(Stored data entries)
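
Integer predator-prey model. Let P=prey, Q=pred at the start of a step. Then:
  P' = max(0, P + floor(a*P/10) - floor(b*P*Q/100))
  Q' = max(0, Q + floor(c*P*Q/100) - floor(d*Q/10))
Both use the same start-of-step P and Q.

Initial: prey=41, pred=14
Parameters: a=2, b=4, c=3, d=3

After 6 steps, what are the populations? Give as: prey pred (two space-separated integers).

Step 1: prey: 41+8-22=27; pred: 14+17-4=27
Step 2: prey: 27+5-29=3; pred: 27+21-8=40
Step 3: prey: 3+0-4=0; pred: 40+3-12=31
Step 4: prey: 0+0-0=0; pred: 31+0-9=22
Step 5: prey: 0+0-0=0; pred: 22+0-6=16
Step 6: prey: 0+0-0=0; pred: 16+0-4=12

Answer: 0 12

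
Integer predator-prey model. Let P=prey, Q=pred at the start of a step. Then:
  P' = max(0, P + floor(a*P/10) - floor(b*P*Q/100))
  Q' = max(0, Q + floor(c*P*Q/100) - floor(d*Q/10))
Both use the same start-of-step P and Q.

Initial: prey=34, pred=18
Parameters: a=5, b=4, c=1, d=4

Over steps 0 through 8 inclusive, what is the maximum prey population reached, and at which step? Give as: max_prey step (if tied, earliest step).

Step 1: prey: 34+17-24=27; pred: 18+6-7=17
Step 2: prey: 27+13-18=22; pred: 17+4-6=15
Step 3: prey: 22+11-13=20; pred: 15+3-6=12
Step 4: prey: 20+10-9=21; pred: 12+2-4=10
Step 5: prey: 21+10-8=23; pred: 10+2-4=8
Step 6: prey: 23+11-7=27; pred: 8+1-3=6
Step 7: prey: 27+13-6=34; pred: 6+1-2=5
Step 8: prey: 34+17-6=45; pred: 5+1-2=4
Max prey = 45 at step 8

Answer: 45 8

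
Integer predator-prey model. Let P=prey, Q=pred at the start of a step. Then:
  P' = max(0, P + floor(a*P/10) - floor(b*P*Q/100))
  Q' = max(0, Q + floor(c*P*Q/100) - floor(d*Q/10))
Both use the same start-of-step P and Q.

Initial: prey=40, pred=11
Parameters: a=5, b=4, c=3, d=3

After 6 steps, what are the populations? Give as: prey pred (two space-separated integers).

Answer: 0 24

Derivation:
Step 1: prey: 40+20-17=43; pred: 11+13-3=21
Step 2: prey: 43+21-36=28; pred: 21+27-6=42
Step 3: prey: 28+14-47=0; pred: 42+35-12=65
Step 4: prey: 0+0-0=0; pred: 65+0-19=46
Step 5: prey: 0+0-0=0; pred: 46+0-13=33
Step 6: prey: 0+0-0=0; pred: 33+0-9=24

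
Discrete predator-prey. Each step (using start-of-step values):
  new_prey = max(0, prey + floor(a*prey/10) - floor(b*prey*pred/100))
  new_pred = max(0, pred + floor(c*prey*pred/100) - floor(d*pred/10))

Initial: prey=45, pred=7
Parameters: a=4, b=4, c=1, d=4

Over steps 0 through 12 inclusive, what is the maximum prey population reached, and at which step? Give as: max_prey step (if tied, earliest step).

Step 1: prey: 45+18-12=51; pred: 7+3-2=8
Step 2: prey: 51+20-16=55; pred: 8+4-3=9
Step 3: prey: 55+22-19=58; pred: 9+4-3=10
Step 4: prey: 58+23-23=58; pred: 10+5-4=11
Step 5: prey: 58+23-25=56; pred: 11+6-4=13
Step 6: prey: 56+22-29=49; pred: 13+7-5=15
Step 7: prey: 49+19-29=39; pred: 15+7-6=16
Step 8: prey: 39+15-24=30; pred: 16+6-6=16
Step 9: prey: 30+12-19=23; pred: 16+4-6=14
Step 10: prey: 23+9-12=20; pred: 14+3-5=12
Step 11: prey: 20+8-9=19; pred: 12+2-4=10
Step 12: prey: 19+7-7=19; pred: 10+1-4=7
Max prey = 58 at step 3

Answer: 58 3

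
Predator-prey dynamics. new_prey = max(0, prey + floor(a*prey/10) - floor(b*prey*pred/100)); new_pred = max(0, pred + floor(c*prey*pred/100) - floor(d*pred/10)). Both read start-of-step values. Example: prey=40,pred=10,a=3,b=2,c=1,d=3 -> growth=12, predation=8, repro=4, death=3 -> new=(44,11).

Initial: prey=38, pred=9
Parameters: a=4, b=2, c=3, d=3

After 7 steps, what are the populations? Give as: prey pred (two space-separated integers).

Step 1: prey: 38+15-6=47; pred: 9+10-2=17
Step 2: prey: 47+18-15=50; pred: 17+23-5=35
Step 3: prey: 50+20-35=35; pred: 35+52-10=77
Step 4: prey: 35+14-53=0; pred: 77+80-23=134
Step 5: prey: 0+0-0=0; pred: 134+0-40=94
Step 6: prey: 0+0-0=0; pred: 94+0-28=66
Step 7: prey: 0+0-0=0; pred: 66+0-19=47

Answer: 0 47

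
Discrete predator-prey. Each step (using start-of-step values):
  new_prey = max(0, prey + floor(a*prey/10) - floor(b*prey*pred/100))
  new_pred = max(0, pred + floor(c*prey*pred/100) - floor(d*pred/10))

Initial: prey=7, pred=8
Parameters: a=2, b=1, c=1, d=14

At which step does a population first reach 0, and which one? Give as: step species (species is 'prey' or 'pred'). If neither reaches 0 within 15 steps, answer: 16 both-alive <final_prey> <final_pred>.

Step 1: prey: 7+1-0=8; pred: 8+0-11=0
First extinction: pred at step 1

Answer: 1 pred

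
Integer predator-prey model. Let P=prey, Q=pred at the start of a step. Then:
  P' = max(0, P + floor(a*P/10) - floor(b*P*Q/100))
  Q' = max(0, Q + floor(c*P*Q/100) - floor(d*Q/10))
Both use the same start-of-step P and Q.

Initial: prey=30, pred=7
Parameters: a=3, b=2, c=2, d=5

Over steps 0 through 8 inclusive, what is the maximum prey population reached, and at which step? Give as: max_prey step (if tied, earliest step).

Step 1: prey: 30+9-4=35; pred: 7+4-3=8
Step 2: prey: 35+10-5=40; pred: 8+5-4=9
Step 3: prey: 40+12-7=45; pred: 9+7-4=12
Step 4: prey: 45+13-10=48; pred: 12+10-6=16
Step 5: prey: 48+14-15=47; pred: 16+15-8=23
Step 6: prey: 47+14-21=40; pred: 23+21-11=33
Step 7: prey: 40+12-26=26; pred: 33+26-16=43
Step 8: prey: 26+7-22=11; pred: 43+22-21=44
Max prey = 48 at step 4

Answer: 48 4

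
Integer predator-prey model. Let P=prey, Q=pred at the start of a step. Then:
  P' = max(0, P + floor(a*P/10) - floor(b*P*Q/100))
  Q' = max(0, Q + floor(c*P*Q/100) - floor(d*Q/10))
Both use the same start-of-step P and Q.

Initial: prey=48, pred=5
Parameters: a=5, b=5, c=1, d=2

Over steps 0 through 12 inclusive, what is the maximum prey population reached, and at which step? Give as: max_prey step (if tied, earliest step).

Answer: 80 3

Derivation:
Step 1: prey: 48+24-12=60; pred: 5+2-1=6
Step 2: prey: 60+30-18=72; pred: 6+3-1=8
Step 3: prey: 72+36-28=80; pred: 8+5-1=12
Step 4: prey: 80+40-48=72; pred: 12+9-2=19
Step 5: prey: 72+36-68=40; pred: 19+13-3=29
Step 6: prey: 40+20-58=2; pred: 29+11-5=35
Step 7: prey: 2+1-3=0; pred: 35+0-7=28
Step 8: prey: 0+0-0=0; pred: 28+0-5=23
Step 9: prey: 0+0-0=0; pred: 23+0-4=19
Step 10: prey: 0+0-0=0; pred: 19+0-3=16
Step 11: prey: 0+0-0=0; pred: 16+0-3=13
Step 12: prey: 0+0-0=0; pred: 13+0-2=11
Max prey = 80 at step 3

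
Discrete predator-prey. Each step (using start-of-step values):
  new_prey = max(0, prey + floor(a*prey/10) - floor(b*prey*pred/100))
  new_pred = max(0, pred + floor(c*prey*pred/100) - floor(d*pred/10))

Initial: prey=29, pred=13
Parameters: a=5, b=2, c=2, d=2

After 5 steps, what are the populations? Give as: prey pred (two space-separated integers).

Answer: 1 94

Derivation:
Step 1: prey: 29+14-7=36; pred: 13+7-2=18
Step 2: prey: 36+18-12=42; pred: 18+12-3=27
Step 3: prey: 42+21-22=41; pred: 27+22-5=44
Step 4: prey: 41+20-36=25; pred: 44+36-8=72
Step 5: prey: 25+12-36=1; pred: 72+36-14=94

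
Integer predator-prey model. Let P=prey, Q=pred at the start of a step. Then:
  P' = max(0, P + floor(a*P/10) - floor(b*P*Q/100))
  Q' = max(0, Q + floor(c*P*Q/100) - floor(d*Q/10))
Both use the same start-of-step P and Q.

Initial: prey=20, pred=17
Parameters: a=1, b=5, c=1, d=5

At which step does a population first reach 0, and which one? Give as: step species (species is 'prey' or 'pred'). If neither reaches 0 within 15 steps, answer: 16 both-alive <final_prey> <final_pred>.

Answer: 16 both-alive 2 1

Derivation:
Step 1: prey: 20+2-17=5; pred: 17+3-8=12
Step 2: prey: 5+0-3=2; pred: 12+0-6=6
Step 3: prey: 2+0-0=2; pred: 6+0-3=3
Step 4: prey: 2+0-0=2; pred: 3+0-1=2
Step 5: prey: 2+0-0=2; pred: 2+0-1=1
Step 6: prey: 2+0-0=2; pred: 1+0-0=1
Steps 7-15: state stable at prey=2, pred=1 (no change)
No extinction within 15 steps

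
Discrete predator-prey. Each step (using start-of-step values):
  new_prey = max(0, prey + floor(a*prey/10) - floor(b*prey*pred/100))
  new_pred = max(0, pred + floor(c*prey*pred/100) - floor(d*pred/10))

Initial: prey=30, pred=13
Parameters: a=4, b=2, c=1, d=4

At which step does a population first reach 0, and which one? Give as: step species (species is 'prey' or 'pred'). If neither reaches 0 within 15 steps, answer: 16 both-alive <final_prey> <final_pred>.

Step 1: prey: 30+12-7=35; pred: 13+3-5=11
Step 2: prey: 35+14-7=42; pred: 11+3-4=10
Step 3: prey: 42+16-8=50; pred: 10+4-4=10
Step 4: prey: 50+20-10=60; pred: 10+5-4=11
Step 5: prey: 60+24-13=71; pred: 11+6-4=13
Step 6: prey: 71+28-18=81; pred: 13+9-5=17
Step 7: prey: 81+32-27=86; pred: 17+13-6=24
Step 8: prey: 86+34-41=79; pred: 24+20-9=35
Step 9: prey: 79+31-55=55; pred: 35+27-14=48
Step 10: prey: 55+22-52=25; pred: 48+26-19=55
Step 11: prey: 25+10-27=8; pred: 55+13-22=46
Step 12: prey: 8+3-7=4; pred: 46+3-18=31
Step 13: prey: 4+1-2=3; pred: 31+1-12=20
Step 14: prey: 3+1-1=3; pred: 20+0-8=12
Step 15: prey: 3+1-0=4; pred: 12+0-4=8
No extinction within 15 steps

Answer: 16 both-alive 4 8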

Activity: Retype, exactly and in full, the lines above from the one containing "Predator-prey dynamics. new_prey" through the one containing "Parameters: a=4, b=2, c=3, d=3".

The answer:
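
Predator-prey dynamics. new_prey = max(0, prey + floor(a*prey/10) - floor(b*prey*pred/100)); new_pred = max(0, pred + floor(c*prey*pred/100) - floor(d*pred/10)). Both read start-of-step values. Example: prey=40,pred=10,a=3,b=2,c=1,d=3 -> growth=12, predation=8, repro=4, death=3 -> new=(44,11).

Initial: prey=38, pred=9
Parameters: a=4, b=2, c=3, d=3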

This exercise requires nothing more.